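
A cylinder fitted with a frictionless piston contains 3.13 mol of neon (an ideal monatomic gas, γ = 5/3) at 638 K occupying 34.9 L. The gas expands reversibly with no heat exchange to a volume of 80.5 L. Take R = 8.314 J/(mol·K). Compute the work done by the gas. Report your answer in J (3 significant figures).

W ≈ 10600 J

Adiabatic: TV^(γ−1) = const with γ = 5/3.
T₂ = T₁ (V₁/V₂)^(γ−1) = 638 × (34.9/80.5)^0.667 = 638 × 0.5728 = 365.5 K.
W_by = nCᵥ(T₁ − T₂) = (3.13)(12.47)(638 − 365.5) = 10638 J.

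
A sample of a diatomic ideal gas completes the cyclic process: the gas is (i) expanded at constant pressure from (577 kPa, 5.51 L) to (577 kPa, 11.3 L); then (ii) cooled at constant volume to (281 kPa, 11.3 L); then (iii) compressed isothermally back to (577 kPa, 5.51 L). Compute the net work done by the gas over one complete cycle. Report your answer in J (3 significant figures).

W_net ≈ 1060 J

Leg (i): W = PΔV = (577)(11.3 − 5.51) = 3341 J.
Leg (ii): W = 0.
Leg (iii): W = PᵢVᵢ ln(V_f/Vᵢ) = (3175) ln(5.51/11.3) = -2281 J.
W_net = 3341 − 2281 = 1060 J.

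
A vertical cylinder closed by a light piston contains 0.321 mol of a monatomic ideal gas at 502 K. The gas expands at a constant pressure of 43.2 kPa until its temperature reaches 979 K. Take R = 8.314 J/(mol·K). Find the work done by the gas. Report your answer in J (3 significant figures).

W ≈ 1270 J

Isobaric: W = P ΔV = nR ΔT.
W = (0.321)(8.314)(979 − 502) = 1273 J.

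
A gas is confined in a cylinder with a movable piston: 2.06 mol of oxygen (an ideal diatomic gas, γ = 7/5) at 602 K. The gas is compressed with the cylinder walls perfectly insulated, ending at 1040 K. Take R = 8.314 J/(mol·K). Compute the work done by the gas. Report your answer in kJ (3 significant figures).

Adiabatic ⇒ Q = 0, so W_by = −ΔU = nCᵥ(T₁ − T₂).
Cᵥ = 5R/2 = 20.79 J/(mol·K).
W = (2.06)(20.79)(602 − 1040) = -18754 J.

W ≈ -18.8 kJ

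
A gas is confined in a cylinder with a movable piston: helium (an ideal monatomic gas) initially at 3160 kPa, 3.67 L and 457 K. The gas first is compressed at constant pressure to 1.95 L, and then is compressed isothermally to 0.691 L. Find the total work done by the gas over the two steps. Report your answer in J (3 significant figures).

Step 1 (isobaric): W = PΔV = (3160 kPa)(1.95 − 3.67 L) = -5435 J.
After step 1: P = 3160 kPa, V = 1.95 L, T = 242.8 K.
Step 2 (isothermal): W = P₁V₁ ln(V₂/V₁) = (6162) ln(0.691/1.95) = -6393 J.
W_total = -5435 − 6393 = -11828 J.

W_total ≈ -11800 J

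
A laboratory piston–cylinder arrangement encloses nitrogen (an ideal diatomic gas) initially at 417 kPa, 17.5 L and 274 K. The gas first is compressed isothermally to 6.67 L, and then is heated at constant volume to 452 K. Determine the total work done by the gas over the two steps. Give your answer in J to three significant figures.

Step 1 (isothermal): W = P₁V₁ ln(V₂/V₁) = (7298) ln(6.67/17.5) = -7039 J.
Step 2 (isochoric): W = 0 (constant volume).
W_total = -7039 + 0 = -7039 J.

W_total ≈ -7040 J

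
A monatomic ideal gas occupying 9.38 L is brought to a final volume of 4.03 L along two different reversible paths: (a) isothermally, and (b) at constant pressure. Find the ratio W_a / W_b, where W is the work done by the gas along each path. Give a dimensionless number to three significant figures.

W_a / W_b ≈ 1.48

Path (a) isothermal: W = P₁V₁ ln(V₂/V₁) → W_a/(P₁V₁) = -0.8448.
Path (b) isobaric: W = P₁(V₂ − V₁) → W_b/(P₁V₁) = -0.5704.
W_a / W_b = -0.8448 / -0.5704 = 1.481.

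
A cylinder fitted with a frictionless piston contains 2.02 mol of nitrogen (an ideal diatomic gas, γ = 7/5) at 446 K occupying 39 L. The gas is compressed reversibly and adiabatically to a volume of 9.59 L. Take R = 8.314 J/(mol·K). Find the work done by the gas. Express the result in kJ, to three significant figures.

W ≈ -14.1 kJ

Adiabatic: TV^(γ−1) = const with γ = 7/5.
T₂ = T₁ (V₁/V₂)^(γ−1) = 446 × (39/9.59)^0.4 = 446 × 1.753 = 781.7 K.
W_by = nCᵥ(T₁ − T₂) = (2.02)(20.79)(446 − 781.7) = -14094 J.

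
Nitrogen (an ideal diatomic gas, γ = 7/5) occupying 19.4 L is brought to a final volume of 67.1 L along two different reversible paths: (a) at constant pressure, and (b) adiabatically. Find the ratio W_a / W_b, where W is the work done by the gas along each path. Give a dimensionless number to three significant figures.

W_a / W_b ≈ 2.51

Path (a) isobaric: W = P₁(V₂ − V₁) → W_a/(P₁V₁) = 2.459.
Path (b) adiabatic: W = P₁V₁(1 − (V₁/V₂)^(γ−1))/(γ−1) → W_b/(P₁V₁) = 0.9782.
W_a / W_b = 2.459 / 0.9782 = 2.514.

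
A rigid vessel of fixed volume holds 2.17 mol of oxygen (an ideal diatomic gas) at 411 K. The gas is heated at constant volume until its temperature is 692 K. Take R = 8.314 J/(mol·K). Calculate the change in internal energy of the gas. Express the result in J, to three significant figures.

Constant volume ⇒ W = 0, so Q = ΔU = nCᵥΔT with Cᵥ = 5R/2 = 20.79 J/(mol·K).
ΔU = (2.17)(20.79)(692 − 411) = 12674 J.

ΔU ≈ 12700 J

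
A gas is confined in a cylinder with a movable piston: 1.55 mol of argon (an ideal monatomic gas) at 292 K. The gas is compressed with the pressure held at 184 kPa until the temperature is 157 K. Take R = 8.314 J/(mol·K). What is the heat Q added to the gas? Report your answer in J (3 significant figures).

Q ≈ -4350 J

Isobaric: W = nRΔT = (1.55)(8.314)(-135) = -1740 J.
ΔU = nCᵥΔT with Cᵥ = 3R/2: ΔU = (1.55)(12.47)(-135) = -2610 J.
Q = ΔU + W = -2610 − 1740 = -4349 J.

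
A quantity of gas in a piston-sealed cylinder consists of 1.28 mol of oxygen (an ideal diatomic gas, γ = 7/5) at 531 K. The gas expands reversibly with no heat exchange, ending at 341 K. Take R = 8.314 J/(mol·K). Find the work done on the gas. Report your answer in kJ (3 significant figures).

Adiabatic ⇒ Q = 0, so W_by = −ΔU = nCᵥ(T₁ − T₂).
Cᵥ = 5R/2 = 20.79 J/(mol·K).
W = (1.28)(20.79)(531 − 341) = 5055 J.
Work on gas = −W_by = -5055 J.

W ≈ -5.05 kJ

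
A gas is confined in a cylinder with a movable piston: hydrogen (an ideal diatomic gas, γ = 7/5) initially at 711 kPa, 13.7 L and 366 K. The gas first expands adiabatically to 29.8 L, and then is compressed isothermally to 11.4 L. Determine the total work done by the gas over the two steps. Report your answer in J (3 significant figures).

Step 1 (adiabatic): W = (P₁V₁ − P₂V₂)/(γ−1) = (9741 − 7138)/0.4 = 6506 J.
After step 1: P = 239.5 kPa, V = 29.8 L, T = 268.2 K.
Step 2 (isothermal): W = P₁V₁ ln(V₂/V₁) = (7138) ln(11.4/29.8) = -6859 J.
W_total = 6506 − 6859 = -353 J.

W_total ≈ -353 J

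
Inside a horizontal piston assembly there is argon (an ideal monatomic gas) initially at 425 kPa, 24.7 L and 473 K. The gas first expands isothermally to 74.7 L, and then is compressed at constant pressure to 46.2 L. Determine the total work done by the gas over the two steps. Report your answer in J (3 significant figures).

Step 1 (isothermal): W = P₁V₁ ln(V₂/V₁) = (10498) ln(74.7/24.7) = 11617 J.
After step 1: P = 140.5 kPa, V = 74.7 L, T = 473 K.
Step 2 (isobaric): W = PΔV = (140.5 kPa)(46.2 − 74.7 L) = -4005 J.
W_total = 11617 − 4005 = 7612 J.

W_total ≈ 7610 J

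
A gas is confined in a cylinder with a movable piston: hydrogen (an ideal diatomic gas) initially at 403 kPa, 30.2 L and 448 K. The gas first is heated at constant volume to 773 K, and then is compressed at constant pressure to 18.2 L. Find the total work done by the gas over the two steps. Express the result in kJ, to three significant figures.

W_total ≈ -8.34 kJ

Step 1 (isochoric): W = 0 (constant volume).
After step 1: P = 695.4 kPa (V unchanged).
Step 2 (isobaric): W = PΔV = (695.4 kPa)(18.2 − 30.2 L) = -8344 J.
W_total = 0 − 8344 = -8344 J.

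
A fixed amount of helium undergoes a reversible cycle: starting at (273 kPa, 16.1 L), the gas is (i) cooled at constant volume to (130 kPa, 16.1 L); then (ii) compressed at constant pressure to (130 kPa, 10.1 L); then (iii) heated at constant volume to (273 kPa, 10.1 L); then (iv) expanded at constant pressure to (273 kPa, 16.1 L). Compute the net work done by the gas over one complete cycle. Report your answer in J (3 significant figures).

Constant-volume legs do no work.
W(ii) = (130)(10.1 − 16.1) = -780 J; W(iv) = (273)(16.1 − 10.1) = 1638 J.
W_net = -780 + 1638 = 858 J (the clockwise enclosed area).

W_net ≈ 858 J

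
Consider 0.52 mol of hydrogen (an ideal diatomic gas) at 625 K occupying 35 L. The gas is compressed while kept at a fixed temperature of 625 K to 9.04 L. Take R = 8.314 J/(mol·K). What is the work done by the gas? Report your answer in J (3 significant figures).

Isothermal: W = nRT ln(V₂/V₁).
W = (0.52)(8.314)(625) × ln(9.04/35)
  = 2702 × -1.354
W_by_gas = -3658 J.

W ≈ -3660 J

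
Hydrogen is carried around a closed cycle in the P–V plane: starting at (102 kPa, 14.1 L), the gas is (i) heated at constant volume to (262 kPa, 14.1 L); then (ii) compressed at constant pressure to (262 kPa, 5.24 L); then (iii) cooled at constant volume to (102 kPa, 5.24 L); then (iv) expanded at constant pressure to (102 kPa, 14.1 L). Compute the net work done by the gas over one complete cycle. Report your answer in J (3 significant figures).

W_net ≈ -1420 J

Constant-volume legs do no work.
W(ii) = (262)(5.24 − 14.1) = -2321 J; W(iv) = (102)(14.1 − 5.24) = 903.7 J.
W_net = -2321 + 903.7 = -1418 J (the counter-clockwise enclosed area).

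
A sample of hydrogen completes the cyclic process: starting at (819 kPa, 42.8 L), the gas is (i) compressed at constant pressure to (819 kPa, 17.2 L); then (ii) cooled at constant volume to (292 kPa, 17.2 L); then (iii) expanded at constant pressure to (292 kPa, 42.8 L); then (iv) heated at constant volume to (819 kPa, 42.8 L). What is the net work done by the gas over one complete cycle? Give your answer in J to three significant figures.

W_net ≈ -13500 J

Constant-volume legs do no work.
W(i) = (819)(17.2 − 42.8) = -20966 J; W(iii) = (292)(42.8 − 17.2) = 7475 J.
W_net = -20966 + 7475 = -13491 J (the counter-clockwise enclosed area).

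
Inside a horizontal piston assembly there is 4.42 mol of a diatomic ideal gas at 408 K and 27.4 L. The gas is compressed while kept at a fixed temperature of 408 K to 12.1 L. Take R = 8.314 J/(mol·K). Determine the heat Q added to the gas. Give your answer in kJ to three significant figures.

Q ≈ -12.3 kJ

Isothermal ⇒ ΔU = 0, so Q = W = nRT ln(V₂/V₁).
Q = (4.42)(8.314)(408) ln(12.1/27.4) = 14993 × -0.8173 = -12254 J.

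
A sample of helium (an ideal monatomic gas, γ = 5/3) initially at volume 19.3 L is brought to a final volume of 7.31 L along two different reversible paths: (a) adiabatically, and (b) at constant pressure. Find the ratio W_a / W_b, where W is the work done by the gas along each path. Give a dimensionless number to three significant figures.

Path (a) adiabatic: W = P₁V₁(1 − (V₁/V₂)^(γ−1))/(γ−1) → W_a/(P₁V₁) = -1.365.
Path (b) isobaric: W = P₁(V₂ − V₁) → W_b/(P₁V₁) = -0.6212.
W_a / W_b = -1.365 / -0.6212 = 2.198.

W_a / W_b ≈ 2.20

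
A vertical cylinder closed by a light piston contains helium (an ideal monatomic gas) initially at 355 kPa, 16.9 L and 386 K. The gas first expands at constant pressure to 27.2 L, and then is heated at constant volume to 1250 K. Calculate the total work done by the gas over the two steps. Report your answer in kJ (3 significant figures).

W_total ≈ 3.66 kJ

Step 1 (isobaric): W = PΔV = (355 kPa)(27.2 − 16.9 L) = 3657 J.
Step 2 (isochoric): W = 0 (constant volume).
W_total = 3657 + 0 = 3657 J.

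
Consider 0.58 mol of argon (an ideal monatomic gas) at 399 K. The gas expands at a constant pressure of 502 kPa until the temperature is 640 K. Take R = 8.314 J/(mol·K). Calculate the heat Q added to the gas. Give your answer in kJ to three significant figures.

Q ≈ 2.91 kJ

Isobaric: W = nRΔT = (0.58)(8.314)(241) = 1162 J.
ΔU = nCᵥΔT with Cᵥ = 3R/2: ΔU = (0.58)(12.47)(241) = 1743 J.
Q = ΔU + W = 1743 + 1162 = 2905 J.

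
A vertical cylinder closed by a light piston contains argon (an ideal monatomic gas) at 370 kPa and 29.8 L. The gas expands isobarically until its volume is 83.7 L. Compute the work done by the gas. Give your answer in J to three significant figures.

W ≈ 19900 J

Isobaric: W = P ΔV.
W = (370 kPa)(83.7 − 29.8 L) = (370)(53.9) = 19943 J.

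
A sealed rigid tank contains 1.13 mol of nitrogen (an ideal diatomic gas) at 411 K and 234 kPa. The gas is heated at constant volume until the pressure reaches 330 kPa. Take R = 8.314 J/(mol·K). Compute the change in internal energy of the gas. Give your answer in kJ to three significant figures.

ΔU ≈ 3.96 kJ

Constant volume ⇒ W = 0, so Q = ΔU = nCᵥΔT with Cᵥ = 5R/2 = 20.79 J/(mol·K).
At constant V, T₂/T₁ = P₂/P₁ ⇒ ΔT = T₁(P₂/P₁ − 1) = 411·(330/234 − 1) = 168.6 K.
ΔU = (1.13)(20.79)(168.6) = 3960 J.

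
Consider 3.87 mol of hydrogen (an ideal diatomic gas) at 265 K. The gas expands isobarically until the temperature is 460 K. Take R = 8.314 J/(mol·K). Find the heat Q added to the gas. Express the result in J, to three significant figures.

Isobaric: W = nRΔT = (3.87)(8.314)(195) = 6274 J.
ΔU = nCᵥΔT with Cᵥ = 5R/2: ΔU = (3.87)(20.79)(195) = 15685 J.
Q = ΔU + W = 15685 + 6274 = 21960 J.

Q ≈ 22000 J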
········
# [What needs to be done]
Only the lines from the one with "Consider 3.87 mol" through the last line of the material above are to be duplicated, exactly and with both ends kept.

# [Solution to this task]
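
Consider 3.87 mol of hydrogen (an ideal diatomic gas) at 265 K. The gas expands isobarically until the temperature is 460 K. Take R = 8.314 J/(mol·K). Find the heat Q added to the gas. Express the result in J, to three significant figures.

Isobaric: W = nRΔT = (3.87)(8.314)(195) = 6274 J.
ΔU = nCᵥΔT with Cᵥ = 5R/2: ΔU = (3.87)(20.79)(195) = 15685 J.
Q = ΔU + W = 15685 + 6274 = 21960 J.

Q ≈ 22000 J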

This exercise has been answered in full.